» Saved data entries:
○ ○ ○
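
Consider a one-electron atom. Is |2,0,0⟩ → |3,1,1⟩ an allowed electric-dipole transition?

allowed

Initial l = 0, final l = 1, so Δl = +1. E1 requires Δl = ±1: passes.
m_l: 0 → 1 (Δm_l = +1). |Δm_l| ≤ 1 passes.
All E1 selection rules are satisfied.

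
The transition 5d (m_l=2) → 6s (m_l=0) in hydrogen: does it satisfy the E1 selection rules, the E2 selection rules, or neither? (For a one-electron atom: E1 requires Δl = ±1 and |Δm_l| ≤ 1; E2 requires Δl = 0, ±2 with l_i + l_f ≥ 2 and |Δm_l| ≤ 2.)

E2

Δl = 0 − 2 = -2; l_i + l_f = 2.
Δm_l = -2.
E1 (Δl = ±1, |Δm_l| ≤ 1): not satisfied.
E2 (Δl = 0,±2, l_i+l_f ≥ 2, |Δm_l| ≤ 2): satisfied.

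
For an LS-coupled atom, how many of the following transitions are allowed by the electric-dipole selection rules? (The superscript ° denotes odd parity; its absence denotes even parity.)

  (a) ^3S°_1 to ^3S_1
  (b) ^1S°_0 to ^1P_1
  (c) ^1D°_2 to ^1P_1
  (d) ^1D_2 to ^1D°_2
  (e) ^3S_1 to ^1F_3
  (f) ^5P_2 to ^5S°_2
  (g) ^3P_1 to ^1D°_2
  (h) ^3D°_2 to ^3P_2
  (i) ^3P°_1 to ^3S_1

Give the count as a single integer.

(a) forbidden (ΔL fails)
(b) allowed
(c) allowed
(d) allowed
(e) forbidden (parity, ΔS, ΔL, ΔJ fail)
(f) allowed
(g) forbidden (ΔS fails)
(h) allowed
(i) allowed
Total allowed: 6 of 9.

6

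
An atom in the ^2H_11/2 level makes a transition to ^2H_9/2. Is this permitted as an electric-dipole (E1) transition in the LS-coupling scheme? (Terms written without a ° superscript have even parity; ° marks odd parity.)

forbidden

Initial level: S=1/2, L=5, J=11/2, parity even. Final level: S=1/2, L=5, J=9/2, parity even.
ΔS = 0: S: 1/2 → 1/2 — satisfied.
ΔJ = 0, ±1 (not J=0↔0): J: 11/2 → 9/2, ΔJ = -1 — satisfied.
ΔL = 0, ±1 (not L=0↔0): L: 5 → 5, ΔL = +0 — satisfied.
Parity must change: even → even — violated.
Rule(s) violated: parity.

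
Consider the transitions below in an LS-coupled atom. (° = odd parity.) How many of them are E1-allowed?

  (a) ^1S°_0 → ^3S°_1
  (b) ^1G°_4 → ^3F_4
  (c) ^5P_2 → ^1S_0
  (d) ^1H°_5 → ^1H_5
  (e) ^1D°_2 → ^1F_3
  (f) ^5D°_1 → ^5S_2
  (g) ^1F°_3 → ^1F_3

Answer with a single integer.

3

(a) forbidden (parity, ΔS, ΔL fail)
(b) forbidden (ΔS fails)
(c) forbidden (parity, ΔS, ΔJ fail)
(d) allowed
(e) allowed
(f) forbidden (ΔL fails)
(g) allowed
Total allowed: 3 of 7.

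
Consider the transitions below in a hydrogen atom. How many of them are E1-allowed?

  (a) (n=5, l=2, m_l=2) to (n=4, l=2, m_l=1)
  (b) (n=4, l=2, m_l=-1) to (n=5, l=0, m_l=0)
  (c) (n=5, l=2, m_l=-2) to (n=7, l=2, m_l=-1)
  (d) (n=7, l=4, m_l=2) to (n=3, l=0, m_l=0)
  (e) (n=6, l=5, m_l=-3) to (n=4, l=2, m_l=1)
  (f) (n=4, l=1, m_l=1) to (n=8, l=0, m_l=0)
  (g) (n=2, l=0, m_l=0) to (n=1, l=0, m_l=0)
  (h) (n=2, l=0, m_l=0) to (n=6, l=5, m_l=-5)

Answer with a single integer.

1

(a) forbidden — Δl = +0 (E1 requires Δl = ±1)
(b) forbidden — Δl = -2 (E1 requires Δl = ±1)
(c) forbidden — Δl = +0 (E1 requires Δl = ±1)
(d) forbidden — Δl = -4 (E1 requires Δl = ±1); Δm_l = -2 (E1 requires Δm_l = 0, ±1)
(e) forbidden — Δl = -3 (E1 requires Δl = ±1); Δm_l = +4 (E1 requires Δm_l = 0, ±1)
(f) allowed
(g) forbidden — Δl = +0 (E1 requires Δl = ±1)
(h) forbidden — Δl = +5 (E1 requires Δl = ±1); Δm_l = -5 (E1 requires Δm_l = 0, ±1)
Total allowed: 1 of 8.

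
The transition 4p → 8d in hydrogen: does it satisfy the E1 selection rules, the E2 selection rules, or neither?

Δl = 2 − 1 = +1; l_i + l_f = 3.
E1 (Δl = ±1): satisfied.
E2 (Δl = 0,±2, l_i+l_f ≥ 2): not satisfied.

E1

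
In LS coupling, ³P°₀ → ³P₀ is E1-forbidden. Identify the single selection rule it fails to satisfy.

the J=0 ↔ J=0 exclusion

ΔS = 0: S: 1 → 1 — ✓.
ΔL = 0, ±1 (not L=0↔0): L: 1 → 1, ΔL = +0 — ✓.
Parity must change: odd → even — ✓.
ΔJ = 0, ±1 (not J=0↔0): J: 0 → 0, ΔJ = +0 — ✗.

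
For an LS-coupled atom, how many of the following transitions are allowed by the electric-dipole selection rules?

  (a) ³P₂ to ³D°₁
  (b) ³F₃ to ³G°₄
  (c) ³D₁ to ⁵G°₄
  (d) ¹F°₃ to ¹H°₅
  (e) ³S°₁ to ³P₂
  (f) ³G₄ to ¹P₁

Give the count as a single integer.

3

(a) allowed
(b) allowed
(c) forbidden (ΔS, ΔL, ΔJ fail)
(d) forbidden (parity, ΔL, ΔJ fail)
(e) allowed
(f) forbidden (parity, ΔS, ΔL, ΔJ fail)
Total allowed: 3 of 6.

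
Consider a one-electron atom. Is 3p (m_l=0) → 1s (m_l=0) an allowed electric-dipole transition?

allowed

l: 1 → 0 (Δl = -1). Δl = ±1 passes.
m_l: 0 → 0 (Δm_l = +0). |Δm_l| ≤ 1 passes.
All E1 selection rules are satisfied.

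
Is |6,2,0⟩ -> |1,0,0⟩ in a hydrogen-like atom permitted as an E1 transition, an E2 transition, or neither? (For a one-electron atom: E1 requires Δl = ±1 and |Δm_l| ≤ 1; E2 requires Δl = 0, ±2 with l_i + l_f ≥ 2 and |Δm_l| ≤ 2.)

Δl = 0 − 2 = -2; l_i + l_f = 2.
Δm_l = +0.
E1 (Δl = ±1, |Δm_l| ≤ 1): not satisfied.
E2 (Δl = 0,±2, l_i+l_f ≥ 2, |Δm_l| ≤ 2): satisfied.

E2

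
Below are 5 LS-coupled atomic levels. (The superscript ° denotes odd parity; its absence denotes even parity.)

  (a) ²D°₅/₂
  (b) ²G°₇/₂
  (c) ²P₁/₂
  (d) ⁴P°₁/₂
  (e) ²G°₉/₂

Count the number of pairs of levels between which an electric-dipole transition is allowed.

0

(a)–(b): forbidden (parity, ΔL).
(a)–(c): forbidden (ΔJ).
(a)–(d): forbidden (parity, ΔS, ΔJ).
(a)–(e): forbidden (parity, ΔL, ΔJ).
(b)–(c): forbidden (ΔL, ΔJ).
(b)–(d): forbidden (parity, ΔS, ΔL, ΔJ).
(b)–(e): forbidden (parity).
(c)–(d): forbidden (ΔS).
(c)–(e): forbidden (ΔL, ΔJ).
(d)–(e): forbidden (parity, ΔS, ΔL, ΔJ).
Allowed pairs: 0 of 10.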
○ ○ ○
» PROBLEM TO SOLVE:
All that is wanted is a faithful reproduction of the line above with "(f) ^5P_2 to ^5S°_2", the line with "(h) (n=2, l=0, m_l=0) to (n=6, l=5, m_l=-5)", and every line in between.

» SOLUTION TO THIS PROBLEM:
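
  (f) ^5P_2 to ^5S°_2
  (g) ^3P_1 to ^1D°_2
  (h) ^3D°_2 to ^3P_2
  (i) ^3P°_1 to ^3S_1

Give the count as a single integer.

(a) forbidden (ΔL fails)
(b) allowed
(c) allowed
(d) allowed
(e) forbidden (parity, ΔS, ΔL, ΔJ fail)
(f) allowed
(g) forbidden (ΔS fails)
(h) allowed
(i) allowed
Total allowed: 6 of 9.

6

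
An atom in the ^2H_11/2 level makes a transition to ^2H_9/2. Is this permitted as an electric-dipole (E1) transition in the LS-coupling scheme? (Terms written without a ° superscript have even parity; ° marks odd parity.)

forbidden

Initial level: S=1/2, L=5, J=11/2, parity even. Final level: S=1/2, L=5, J=9/2, parity even.
ΔS = 0: S: 1/2 → 1/2 — satisfied.
ΔJ = 0, ±1 (not J=0↔0): J: 11/2 → 9/2, ΔJ = -1 — satisfied.
ΔL = 0, ±1 (not L=0↔0): L: 5 → 5, ΔL = +0 — satisfied.
Parity must change: even → even — violated.
Rule(s) violated: parity.

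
Consider the transitions below in an LS-coupled atom. (° = odd parity.) How many of them are E1-allowed?

  (a) ^1S°_0 → ^3S°_1
  (b) ^1G°_4 → ^3F_4
  (c) ^5P_2 → ^1S_0
  (d) ^1H°_5 → ^1H_5
  (e) ^1D°_2 → ^1F_3
  (f) ^5D°_1 → ^5S_2
  (g) ^1F°_3 → ^1F_3

Answer with a single integer.

3

(a) forbidden (parity, ΔS, ΔL fail)
(b) forbidden (ΔS fails)
(c) forbidden (parity, ΔS, ΔJ fail)
(d) allowed
(e) allowed
(f) forbidden (ΔL fails)
(g) allowed
Total allowed: 3 of 7.

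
Consider the transitions below in a hydrogen atom. How many of them are E1-allowed?

  (a) (n=5, l=2, m_l=2) to (n=4, l=2, m_l=1)
  (b) (n=4, l=2, m_l=-1) to (n=5, l=0, m_l=0)
  (c) (n=5, l=2, m_l=-2) to (n=7, l=2, m_l=-1)
  (d) (n=7, l=4, m_l=2) to (n=3, l=0, m_l=0)
  (e) (n=6, l=5, m_l=-3) to (n=4, l=2, m_l=1)
  (f) (n=4, l=1, m_l=1) to (n=8, l=0, m_l=0)
  (g) (n=2, l=0, m_l=0) to (n=1, l=0, m_l=0)
  (h) (n=2, l=0, m_l=0) to (n=6, l=5, m_l=-5)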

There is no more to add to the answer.